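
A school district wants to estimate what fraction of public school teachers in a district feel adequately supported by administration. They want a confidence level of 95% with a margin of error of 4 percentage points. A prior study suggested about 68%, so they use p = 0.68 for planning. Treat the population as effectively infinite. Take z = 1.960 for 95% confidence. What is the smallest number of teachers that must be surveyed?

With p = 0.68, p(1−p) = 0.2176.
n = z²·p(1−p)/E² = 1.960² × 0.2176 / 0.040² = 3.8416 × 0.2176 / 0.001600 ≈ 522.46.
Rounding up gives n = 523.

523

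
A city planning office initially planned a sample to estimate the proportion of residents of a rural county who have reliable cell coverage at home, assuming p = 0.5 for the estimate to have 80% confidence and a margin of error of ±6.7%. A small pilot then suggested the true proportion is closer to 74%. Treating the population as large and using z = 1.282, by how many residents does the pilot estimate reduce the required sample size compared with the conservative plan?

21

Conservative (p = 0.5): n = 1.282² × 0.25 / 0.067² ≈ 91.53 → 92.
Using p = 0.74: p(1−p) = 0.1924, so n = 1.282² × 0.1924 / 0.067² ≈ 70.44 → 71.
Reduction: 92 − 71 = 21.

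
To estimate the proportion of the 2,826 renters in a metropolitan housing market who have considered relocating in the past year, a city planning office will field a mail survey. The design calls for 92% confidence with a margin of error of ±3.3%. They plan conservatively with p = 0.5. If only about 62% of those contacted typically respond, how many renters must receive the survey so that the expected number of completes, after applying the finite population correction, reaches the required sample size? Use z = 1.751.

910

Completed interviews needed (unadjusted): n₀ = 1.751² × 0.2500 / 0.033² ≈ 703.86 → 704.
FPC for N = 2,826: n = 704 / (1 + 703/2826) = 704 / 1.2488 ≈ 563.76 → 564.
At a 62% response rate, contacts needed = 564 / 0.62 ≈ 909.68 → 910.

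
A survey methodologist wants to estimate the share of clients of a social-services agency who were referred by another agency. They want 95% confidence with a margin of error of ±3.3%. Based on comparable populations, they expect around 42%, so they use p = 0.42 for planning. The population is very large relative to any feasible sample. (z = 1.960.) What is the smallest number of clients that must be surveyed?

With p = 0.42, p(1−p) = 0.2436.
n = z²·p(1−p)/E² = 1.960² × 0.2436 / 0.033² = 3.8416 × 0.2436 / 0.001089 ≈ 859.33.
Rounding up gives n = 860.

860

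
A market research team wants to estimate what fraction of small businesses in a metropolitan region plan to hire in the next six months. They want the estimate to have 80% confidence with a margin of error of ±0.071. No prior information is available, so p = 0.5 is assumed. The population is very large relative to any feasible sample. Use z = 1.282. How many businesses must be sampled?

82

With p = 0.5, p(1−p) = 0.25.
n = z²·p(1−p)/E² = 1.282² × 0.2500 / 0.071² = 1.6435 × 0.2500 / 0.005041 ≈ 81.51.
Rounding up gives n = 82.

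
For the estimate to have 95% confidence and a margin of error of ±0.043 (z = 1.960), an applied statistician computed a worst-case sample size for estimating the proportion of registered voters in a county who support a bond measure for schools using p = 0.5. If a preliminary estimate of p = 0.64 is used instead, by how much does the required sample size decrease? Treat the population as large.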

....................

Repeat the material above in full. Change no word.

▶ Solution for this task:
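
A school district wants to estimate what fraction of public school teachers in a district feel adequately supported by administration. They want a confidence level of 95% with a margin of error of 4 percentage points. A prior study suggested about 68%, so they use p = 0.68 for planning. Treat the population as effectively infinite. Take z = 1.960 for 95% confidence. What is the smallest number of teachers that must be surveyed?

With p = 0.68, p(1−p) = 0.2176.
n = z²·p(1−p)/E² = 1.960² × 0.2176 / 0.040² = 3.8416 × 0.2176 / 0.001600 ≈ 522.46.
Rounding up gives n = 523.

523

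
A city planning office initially planned a sample to estimate the proportion of residents of a rural county who have reliable cell coverage at home, assuming p = 0.5 for the estimate to have 80% confidence and a margin of error of ±6.7%. A small pilot then suggested the true proportion is closer to 74%. Treating the population as large and using z = 1.282, by how many residents does the pilot estimate reduce the required sample size compared with the conservative plan?

21

Conservative (p = 0.5): n = 1.282² × 0.25 / 0.067² ≈ 91.53 → 92.
Using p = 0.74: p(1−p) = 0.1924, so n = 1.282² × 0.1924 / 0.067² ≈ 70.44 → 71.
Reduction: 92 − 71 = 21.

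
To estimate the proportion of the 2,826 renters in a metropolitan housing market who have considered relocating in the past year, a city planning office will field a mail survey. The design calls for 92% confidence with a margin of error of ±3.3%. They plan conservatively with p = 0.5. If only about 62% of those contacted typically respond, how many renters must receive the survey so that the expected number of completes, after applying the finite population correction, reaches the required sample size? Use z = 1.751.

910

Completed interviews needed (unadjusted): n₀ = 1.751² × 0.2500 / 0.033² ≈ 703.86 → 704.
FPC for N = 2,826: n = 704 / (1 + 703/2826) = 704 / 1.2488 ≈ 563.76 → 564.
At a 62% response rate, contacts needed = 564 / 0.62 ≈ 909.68 → 910.

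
A survey methodologist wants to estimate the share of clients of a social-services agency who were referred by another agency. They want 95% confidence with a margin of error of ±3.3%. Based on comparable populations, they expect around 42%, so they use p = 0.42 for planning. The population is very large relative to any feasible sample. (z = 1.960.) What is the smallest number of clients that must be surveyed?

With p = 0.42, p(1−p) = 0.2436.
n = z²·p(1−p)/E² = 1.960² × 0.2436 / 0.033² = 3.8416 × 0.2436 / 0.001089 ≈ 859.33.
Rounding up gives n = 860.

860

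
A market research team wants to estimate what fraction of small businesses in a metropolitan region plan to hire in the next six months. They want the estimate to have 80% confidence with a margin of error of ±0.071. No prior information is available, so p = 0.5 is assumed. The population is very large relative to any feasible sample. Use z = 1.282. How many businesses must be sampled?

82

With p = 0.5, p(1−p) = 0.25.
n = z²·p(1−p)/E² = 1.282² × 0.2500 / 0.071² = 1.6435 × 0.2500 / 0.005041 ≈ 81.51.
Rounding up gives n = 82.

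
For the estimate to have 95% confidence and a margin of error of ±0.043 (z = 1.960), an applied statistician computed a worst-case sample size for estimating the proportion of registered voters in a county who support a bond measure for schools using p = 0.5. If a preliminary estimate of p = 0.64 is used instead, by how much does the required sample size decrease? Treat the population as large.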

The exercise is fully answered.